_Task to carry out_
Set down the records again. Every word and mark must match exactly.

_Record set_
::::::::

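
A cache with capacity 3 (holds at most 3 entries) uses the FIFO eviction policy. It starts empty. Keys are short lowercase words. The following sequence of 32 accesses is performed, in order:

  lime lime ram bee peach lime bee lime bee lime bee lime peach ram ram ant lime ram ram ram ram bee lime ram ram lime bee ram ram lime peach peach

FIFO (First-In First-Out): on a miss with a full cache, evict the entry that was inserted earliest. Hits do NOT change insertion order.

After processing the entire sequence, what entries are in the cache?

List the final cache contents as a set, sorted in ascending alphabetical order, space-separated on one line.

Answer: lime peach ram

Derivation:
FIFO simulation (capacity=3):
  1. access lime: MISS. Cache (old->new): [lime]
  2. access lime: HIT. Cache (old->new): [lime]
  3. access ram: MISS. Cache (old->new): [lime ram]
  4. access bee: MISS. Cache (old->new): [lime ram bee]
  5. access peach: MISS, evict lime. Cache (old->new): [ram bee peach]
  6. access lime: MISS, evict ram. Cache (old->new): [bee peach lime]
  7. access bee: HIT. Cache (old->new): [bee peach lime]
  8. access lime: HIT. Cache (old->new): [bee peach lime]
  9. access bee: HIT. Cache (old->new): [bee peach lime]
  10. access lime: HIT. Cache (old->new): [bee peach lime]
  11. access bee: HIT. Cache (old->new): [bee peach lime]
  12. access lime: HIT. Cache (old->new): [bee peach lime]
  13. access peach: HIT. Cache (old->new): [bee peach lime]
  14. access ram: MISS, evict bee. Cache (old->new): [peach lime ram]
  15. access ram: HIT. Cache (old->new): [peach lime ram]
  16. access ant: MISS, evict peach. Cache (old->new): [lime ram ant]
  17. access lime: HIT. Cache (old->new): [lime ram ant]
  18. access ram: HIT. Cache (old->new): [lime ram ant]
  19. access ram: HIT. Cache (old->new): [lime ram ant]
  20. access ram: HIT. Cache (old->new): [lime ram ant]
  21. access ram: HIT. Cache (old->new): [lime ram ant]
  22. access bee: MISS, evict lime. Cache (old->new): [ram ant bee]
  23. access lime: MISS, evict ram. Cache (old->new): [ant bee lime]
  24. access ram: MISS, evict ant. Cache (old->new): [bee lime ram]
  25. access ram: HIT. Cache (old->new): [bee lime ram]
  26. access lime: HIT. Cache (old->new): [bee lime ram]
  27. access bee: HIT. Cache (old->new): [bee lime ram]
  28. access ram: HIT. Cache (old->new): [bee lime ram]
  29. access ram: HIT. Cache (old->new): [bee lime ram]
  30. access lime: HIT. Cache (old->new): [bee lime ram]
  31. access peach: MISS, evict bee. Cache (old->new): [lime ram peach]
  32. access peach: HIT. Cache (old->new): [lime ram peach]
Total: 21 hits, 11 misses, 8 evictions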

::::::::

_Exercise answer_
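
A cache with capacity 3 (holds at most 3 entries) uses the FIFO eviction policy. It starts empty. Keys are short lowercase words. The following sequence of 32 accesses is performed, in order:

  lime lime ram bee peach lime bee lime bee lime bee lime peach ram ram ant lime ram ram ram ram bee lime ram ram lime bee ram ram lime peach peach

FIFO (First-In First-Out): on a miss with a full cache, evict the entry that was inserted earliest. Hits do NOT change insertion order.

After processing the entire sequence, what entries are in the cache?

List the final cache contents as a set, sorted in ascending alphabetical order, space-separated on one line.

Answer: lime peach ram

Derivation:
FIFO simulation (capacity=3):
  1. access lime: MISS. Cache (old->new): [lime]
  2. access lime: HIT. Cache (old->new): [lime]
  3. access ram: MISS. Cache (old->new): [lime ram]
  4. access bee: MISS. Cache (old->new): [lime ram bee]
  5. access peach: MISS, evict lime. Cache (old->new): [ram bee peach]
  6. access lime: MISS, evict ram. Cache (old->new): [bee peach lime]
  7. access bee: HIT. Cache (old->new): [bee peach lime]
  8. access lime: HIT. Cache (old->new): [bee peach lime]
  9. access bee: HIT. Cache (old->new): [bee peach lime]
  10. access lime: HIT. Cache (old->new): [bee peach lime]
  11. access bee: HIT. Cache (old->new): [bee peach lime]
  12. access lime: HIT. Cache (old->new): [bee peach lime]
  13. access peach: HIT. Cache (old->new): [bee peach lime]
  14. access ram: MISS, evict bee. Cache (old->new): [peach lime ram]
  15. access ram: HIT. Cache (old->new): [peach lime ram]
  16. access ant: MISS, evict peach. Cache (old->new): [lime ram ant]
  17. access lime: HIT. Cache (old->new): [lime ram ant]
  18. access ram: HIT. Cache (old->new): [lime ram ant]
  19. access ram: HIT. Cache (old->new): [lime ram ant]
  20. access ram: HIT. Cache (old->new): [lime ram ant]
  21. access ram: HIT. Cache (old->new): [lime ram ant]
  22. access bee: MISS, evict lime. Cache (old->new): [ram ant bee]
  23. access lime: MISS, evict ram. Cache (old->new): [ant bee lime]
  24. access ram: MISS, evict ant. Cache (old->new): [bee lime ram]
  25. access ram: HIT. Cache (old->new): [bee lime ram]
  26. access lime: HIT. Cache (old->new): [bee lime ram]
  27. access bee: HIT. Cache (old->new): [bee lime ram]
  28. access ram: HIT. Cache (old->new): [bee lime ram]
  29. access ram: HIT. Cache (old->new): [bee lime ram]
  30. access lime: HIT. Cache (old->new): [bee lime ram]
  31. access peach: MISS, evict bee. Cache (old->new): [lime ram peach]
  32. access peach: HIT. Cache (old->new): [lime ram peach]
Total: 21 hits, 11 misses, 8 evictions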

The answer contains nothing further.